Where a line in the records below includes "against", pull that line out.
(RECORDS TO PROCESS begins)
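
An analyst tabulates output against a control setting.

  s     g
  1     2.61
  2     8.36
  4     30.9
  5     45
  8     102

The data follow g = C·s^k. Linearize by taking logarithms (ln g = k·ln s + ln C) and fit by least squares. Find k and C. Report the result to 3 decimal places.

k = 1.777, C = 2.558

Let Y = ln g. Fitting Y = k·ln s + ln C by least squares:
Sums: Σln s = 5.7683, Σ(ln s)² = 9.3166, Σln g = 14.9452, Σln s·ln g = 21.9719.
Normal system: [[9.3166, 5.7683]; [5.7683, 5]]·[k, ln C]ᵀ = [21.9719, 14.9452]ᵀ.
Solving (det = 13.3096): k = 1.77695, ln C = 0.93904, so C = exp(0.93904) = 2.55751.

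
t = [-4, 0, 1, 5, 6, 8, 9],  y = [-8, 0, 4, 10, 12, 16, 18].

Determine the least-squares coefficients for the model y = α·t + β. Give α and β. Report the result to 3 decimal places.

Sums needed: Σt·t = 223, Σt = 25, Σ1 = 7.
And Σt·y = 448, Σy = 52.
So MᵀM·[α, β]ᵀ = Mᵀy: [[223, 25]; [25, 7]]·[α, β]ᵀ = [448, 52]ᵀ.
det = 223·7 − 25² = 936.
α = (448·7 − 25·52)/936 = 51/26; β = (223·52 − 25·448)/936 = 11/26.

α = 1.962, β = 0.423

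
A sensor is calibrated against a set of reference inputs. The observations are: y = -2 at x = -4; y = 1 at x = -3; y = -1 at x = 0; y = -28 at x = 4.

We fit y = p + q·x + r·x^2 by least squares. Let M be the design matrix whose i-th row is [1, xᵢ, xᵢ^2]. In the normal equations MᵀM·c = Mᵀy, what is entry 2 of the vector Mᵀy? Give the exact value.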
(RECORDS TO PROCESS ends)
RESPONSE:
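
An analyst tabulates output against a control setting.
A sensor is calibrated against a set of reference inputs. The observations are: y = -2 at x = -4; y = 1 at x = -3; y = -1 at x = 0; y = -28 at x = 4.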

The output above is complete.